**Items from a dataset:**
+===+

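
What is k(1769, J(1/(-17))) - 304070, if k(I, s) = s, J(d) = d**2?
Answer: -87876229/289 ≈ -3.0407e+5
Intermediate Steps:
k(1769, J(1/(-17))) - 304070 = (1/(-17))**2 - 304070 = (-1/17)**2 - 304070 = 1/289 - 304070 = -87876229/289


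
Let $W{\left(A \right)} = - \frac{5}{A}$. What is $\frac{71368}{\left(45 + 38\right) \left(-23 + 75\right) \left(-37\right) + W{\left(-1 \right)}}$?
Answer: $- \frac{6488}{14517} \approx -0.44692$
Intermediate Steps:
$\frac{71368}{\left(45 + 38\right) \left(-23 + 75\right) \left(-37\right) + W{\left(-1 \right)}} = \frac{71368}{\left(45 + 38\right) \left(-23 + 75\right) \left(-37\right) - \frac{5}{-1}} = \frac{71368}{83 \cdot 52 \left(-37\right) - -5} = \frac{71368}{4316 \left(-37\right) + 5} = \frac{71368}{-159692 + 5} = \frac{71368}{-159687} = 71368 \left(- \frac{1}{159687}\right) = - \frac{6488}{14517}$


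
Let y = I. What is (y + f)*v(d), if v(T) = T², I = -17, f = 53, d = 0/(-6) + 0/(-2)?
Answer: 0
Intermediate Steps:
d = 0 (d = 0*(-⅙) + 0*(-½) = 0 + 0 = 0)
y = -17
(y + f)*v(d) = (-17 + 53)*0² = 36*0 = 0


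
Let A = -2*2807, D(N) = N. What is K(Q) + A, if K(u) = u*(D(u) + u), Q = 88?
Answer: 9874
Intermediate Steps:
K(u) = 2*u² (K(u) = u*(u + u) = u*(2*u) = 2*u²)
A = -5614
K(Q) + A = 2*88² - 5614 = 2*7744 - 5614 = 15488 - 5614 = 9874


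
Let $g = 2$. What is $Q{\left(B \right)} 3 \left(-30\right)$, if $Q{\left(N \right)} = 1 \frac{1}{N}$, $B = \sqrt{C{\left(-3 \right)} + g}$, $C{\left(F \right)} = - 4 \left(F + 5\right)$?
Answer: $15 i \sqrt{6} \approx 36.742 i$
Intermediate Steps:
$C{\left(F \right)} = -20 - 4 F$ ($C{\left(F \right)} = - 4 \left(5 + F\right) = -20 - 4 F$)
$B = i \sqrt{6}$ ($B = \sqrt{\left(-20 - -12\right) + 2} = \sqrt{\left(-20 + 12\right) + 2} = \sqrt{-8 + 2} = \sqrt{-6} = i \sqrt{6} \approx 2.4495 i$)
$Q{\left(N \right)} = \frac{1}{N}$
$Q{\left(B \right)} 3 \left(-30\right) = \frac{1}{i \sqrt{6}} \cdot 3 \left(-30\right) = - \frac{i \sqrt{6}}{6} \cdot 3 \left(-30\right) = - \frac{i \sqrt{6}}{2} \left(-30\right) = 15 i \sqrt{6}$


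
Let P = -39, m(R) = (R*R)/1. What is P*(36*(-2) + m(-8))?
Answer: 312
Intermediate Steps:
m(R) = R² (m(R) = R²*1 = R²)
P*(36*(-2) + m(-8)) = -39*(36*(-2) + (-8)²) = -39*(-72 + 64) = -39*(-8) = 312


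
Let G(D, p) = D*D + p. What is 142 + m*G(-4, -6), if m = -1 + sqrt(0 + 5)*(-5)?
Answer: 132 - 50*sqrt(5) ≈ 20.197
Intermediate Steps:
G(D, p) = p + D**2 (G(D, p) = D**2 + p = p + D**2)
m = -1 - 5*sqrt(5) (m = -1 + sqrt(5)*(-5) = -1 - 5*sqrt(5) ≈ -12.180)
142 + m*G(-4, -6) = 142 + (-1 - 5*sqrt(5))*(-6 + (-4)**2) = 142 + (-1 - 5*sqrt(5))*(-6 + 16) = 142 + (-1 - 5*sqrt(5))*10 = 142 + (-10 - 50*sqrt(5)) = 132 - 50*sqrt(5)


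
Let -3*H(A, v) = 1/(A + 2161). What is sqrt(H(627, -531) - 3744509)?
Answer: I*sqrt(65488182222207)/4182 ≈ 1935.1*I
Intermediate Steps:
H(A, v) = -1/(3*(2161 + A)) (H(A, v) = -1/(3*(A + 2161)) = -1/(3*(2161 + A)))
sqrt(H(627, -531) - 3744509) = sqrt(-1/(6483 + 3*627) - 3744509) = sqrt(-1/(6483 + 1881) - 3744509) = sqrt(-1/8364 - 3744509) = sqrt(-31319073277/8364) = I*sqrt(65488182222207)/4182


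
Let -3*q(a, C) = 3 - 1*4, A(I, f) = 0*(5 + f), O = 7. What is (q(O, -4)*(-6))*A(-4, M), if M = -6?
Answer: 0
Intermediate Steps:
A(I, f) = 0
q(a, C) = ⅓ (q(a, C) = -(3 - 1*4)/3 = -(3 - 4)/3 = -⅓*(-1) = ⅓)
(q(O, -4)*(-6))*A(-4, M) = ((⅓)*(-6))*0 = -2*0 = 0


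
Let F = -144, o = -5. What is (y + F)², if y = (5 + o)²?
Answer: 20736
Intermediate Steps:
y = 0 (y = (5 - 5)² = 0² = 0)
(y + F)² = (0 - 144)² = (-144)² = 20736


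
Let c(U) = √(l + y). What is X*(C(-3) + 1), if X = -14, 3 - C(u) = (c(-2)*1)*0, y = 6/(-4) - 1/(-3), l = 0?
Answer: -56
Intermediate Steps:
y = -7/6 (y = 6*(-¼) - 1*(-⅓) = -3/2 + ⅓ = -7/6 ≈ -1.1667)
c(U) = I*√42/6 (c(U) = √(0 - 7/6) = √(-7/6) = I*√42/6)
C(u) = 3 (C(u) = 3 - (I*√42/6)*1*0 = 3 - I*√42/6*0 = 3 - 1*0 = 3 + 0 = 3)
X*(C(-3) + 1) = -14*(3 + 1) = -14*4 = -56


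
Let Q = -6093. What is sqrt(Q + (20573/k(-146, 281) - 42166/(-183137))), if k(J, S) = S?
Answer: I*sqrt(15941504535044525778)/51461497 ≈ 77.586*I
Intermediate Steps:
sqrt(Q + (20573/k(-146, 281) - 42166/(-183137))) = sqrt(-6093 + (20573/281 - 42166/(-183137))) = sqrt(-6093 + (20573*(1/281) - 42166*(-1/183137))) = sqrt(-6093 + (20573/281 + 42166/183137)) = sqrt(-6093 + 3779526147/51461497) = sqrt(-309775375074/51461497) = I*sqrt(15941504535044525778)/51461497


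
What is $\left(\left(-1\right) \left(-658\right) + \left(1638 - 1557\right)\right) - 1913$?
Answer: $-1174$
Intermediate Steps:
$\left(\left(-1\right) \left(-658\right) + \left(1638 - 1557\right)\right) - 1913 = \left(658 + 81\right) - 1913 = 739 - 1913 = -1174$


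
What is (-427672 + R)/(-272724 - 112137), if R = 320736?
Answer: 106936/384861 ≈ 0.27786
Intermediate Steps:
(-427672 + R)/(-272724 - 112137) = (-427672 + 320736)/(-272724 - 112137) = -106936/(-384861) = -106936*(-1/384861) = 106936/384861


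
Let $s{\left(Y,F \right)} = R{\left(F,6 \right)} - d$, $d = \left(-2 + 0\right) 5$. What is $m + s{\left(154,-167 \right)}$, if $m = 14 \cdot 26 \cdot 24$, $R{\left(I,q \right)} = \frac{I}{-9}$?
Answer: $\frac{78881}{9} \approx 8764.6$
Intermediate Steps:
$R{\left(I,q \right)} = - \frac{I}{9}$ ($R{\left(I,q \right)} = I \left(- \frac{1}{9}\right) = - \frac{I}{9}$)
$d = -10$ ($d = \left(-2\right) 5 = -10$)
$s{\left(Y,F \right)} = 10 - \frac{F}{9}$ ($s{\left(Y,F \right)} = - \frac{F}{9} - -10 = - \frac{F}{9} + 10 = 10 - \frac{F}{9}$)
$m = 8736$ ($m = 364 \cdot 24 = 8736$)
$m + s{\left(154,-167 \right)} = 8736 + \left(10 - - \frac{167}{9}\right) = 8736 + \left(10 + \frac{167}{9}\right) = 8736 + \frac{257}{9} = \frac{78881}{9}$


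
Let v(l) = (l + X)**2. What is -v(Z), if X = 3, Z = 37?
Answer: -1600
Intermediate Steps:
v(l) = (3 + l)**2 (v(l) = (l + 3)**2 = (3 + l)**2)
-v(Z) = -(3 + 37)**2 = -1*40**2 = -1*1600 = -1600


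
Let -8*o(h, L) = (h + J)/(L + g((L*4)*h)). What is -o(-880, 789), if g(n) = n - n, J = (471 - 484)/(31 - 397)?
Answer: -322067/2310192 ≈ -0.13941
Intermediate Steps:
J = 13/366 (J = -13/(-366) = -13*(-1/366) = 13/366 ≈ 0.035519)
g(n) = 0
o(h, L) = -(13/366 + h)/(8*L) (o(h, L) = -(h + 13/366)/(8*(L + 0)) = -(13/366 + h)/(8*L))
-o(-880, 789) = -(-13 - 366*(-880))/(2928*789) = -(-13 + 322080)/(2928*789) = -322067/(2928*789) = -1*322067/2310192 = -322067/2310192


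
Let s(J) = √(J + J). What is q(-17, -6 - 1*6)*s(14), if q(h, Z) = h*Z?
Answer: 408*√7 ≈ 1079.5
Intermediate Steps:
s(J) = √2*√J (s(J) = √(2*J) = √2*√J)
q(h, Z) = Z*h
q(-17, -6 - 1*6)*s(14) = ((-6 - 1*6)*(-17))*(√2*√14) = ((-6 - 6)*(-17))*(2*√7) = (-12*(-17))*(2*√7) = 204*(2*√7) = 408*√7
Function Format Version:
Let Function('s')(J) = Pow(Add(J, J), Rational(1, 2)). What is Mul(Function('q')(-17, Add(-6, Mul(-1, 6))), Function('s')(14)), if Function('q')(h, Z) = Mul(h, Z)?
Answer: Mul(408, Pow(7, Rational(1, 2))) ≈ 1079.5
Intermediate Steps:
Function('s')(J) = Mul(Pow(2, Rational(1, 2)), Pow(J, Rational(1, 2))) (Function('s')(J) = Pow(Mul(2, J), Rational(1, 2)) = Mul(Pow(2, Rational(1, 2)), Pow(J, Rational(1, 2))))
Function('q')(h, Z) = Mul(Z, h)
Mul(Function('q')(-17, Add(-6, Mul(-1, 6))), Function('s')(14)) = Mul(Mul(Add(-6, Mul(-1, 6)), -17), Mul(Pow(2, Rational(1, 2)), Pow(14, Rational(1, 2)))) = Mul(Mul(Add(-6, -6), -17), Mul(2, Pow(7, Rational(1, 2)))) = Mul(Mul(-12, -17), Mul(2, Pow(7, Rational(1, 2)))) = Mul(204, Mul(2, Pow(7, Rational(1, 2)))) = Mul(408, Pow(7, Rational(1, 2)))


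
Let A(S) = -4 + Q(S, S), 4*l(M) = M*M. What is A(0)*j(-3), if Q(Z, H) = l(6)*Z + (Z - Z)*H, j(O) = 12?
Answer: -48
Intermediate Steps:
l(M) = M²/4 (l(M) = (M*M)/4 = M²/4)
Q(Z, H) = 9*Z (Q(Z, H) = ((¼)*6²)*Z + (Z - Z)*H = ((¼)*36)*Z + 0*H = 9*Z + 0 = 9*Z)
A(S) = -4 + 9*S
A(0)*j(-3) = (-4 + 9*0)*12 = (-4 + 0)*12 = -4*12 = -48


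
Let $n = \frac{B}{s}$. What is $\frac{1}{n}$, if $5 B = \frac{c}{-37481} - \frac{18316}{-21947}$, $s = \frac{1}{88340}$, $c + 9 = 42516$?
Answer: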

+===+

**REQUIREMENT:**
Copy only this part of the entries above: the line with "Let P = -39, m(R)", the line with "Answer: -56", and the lines between, all exactly as written.

**OUTPUT OF THE EXERCISE:**
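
Let P = -39, m(R) = (R*R)/1. What is P*(36*(-2) + m(-8))?
Answer: 312
Intermediate Steps:
m(R) = R² (m(R) = R²*1 = R²)
P*(36*(-2) + m(-8)) = -39*(36*(-2) + (-8)²) = -39*(-72 + 64) = -39*(-8) = 312


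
Let G(D, p) = D*D + p. What is 142 + m*G(-4, -6), if m = -1 + sqrt(0 + 5)*(-5)?
Answer: 132 - 50*sqrt(5) ≈ 20.197
Intermediate Steps:
G(D, p) = p + D**2 (G(D, p) = D**2 + p = p + D**2)
m = -1 - 5*sqrt(5) (m = -1 + sqrt(5)*(-5) = -1 - 5*sqrt(5) ≈ -12.180)
142 + m*G(-4, -6) = 142 + (-1 - 5*sqrt(5))*(-6 + (-4)**2) = 142 + (-1 - 5*sqrt(5))*(-6 + 16) = 142 + (-1 - 5*sqrt(5))*10 = 142 + (-10 - 50*sqrt(5)) = 132 - 50*sqrt(5)


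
Let -3*H(A, v) = 1/(A + 2161). What is sqrt(H(627, -531) - 3744509)?
Answer: I*sqrt(65488182222207)/4182 ≈ 1935.1*I
Intermediate Steps:
H(A, v) = -1/(3*(2161 + A)) (H(A, v) = -1/(3*(A + 2161)) = -1/(3*(2161 + A)))
sqrt(H(627, -531) - 3744509) = sqrt(-1/(6483 + 3*627) - 3744509) = sqrt(-1/(6483 + 1881) - 3744509) = sqrt(-1/8364 - 3744509) = sqrt(-31319073277/8364) = I*sqrt(65488182222207)/4182


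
Let -3*q(a, C) = 3 - 1*4, A(I, f) = 0*(5 + f), O = 7. What is (q(O, -4)*(-6))*A(-4, M), if M = -6?
Answer: 0
Intermediate Steps:
A(I, f) = 0
q(a, C) = ⅓ (q(a, C) = -(3 - 1*4)/3 = -(3 - 4)/3 = -⅓*(-1) = ⅓)
(q(O, -4)*(-6))*A(-4, M) = ((⅓)*(-6))*0 = -2*0 = 0


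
Let F = -144, o = -5. What is (y + F)², if y = (5 + o)²?
Answer: 20736
Intermediate Steps:
y = 0 (y = (5 - 5)² = 0² = 0)
(y + F)² = (0 - 144)² = (-144)² = 20736


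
Let c(U) = √(l + y). What is X*(C(-3) + 1), if X = -14, 3 - C(u) = (c(-2)*1)*0, y = 6/(-4) - 1/(-3), l = 0?
Answer: -56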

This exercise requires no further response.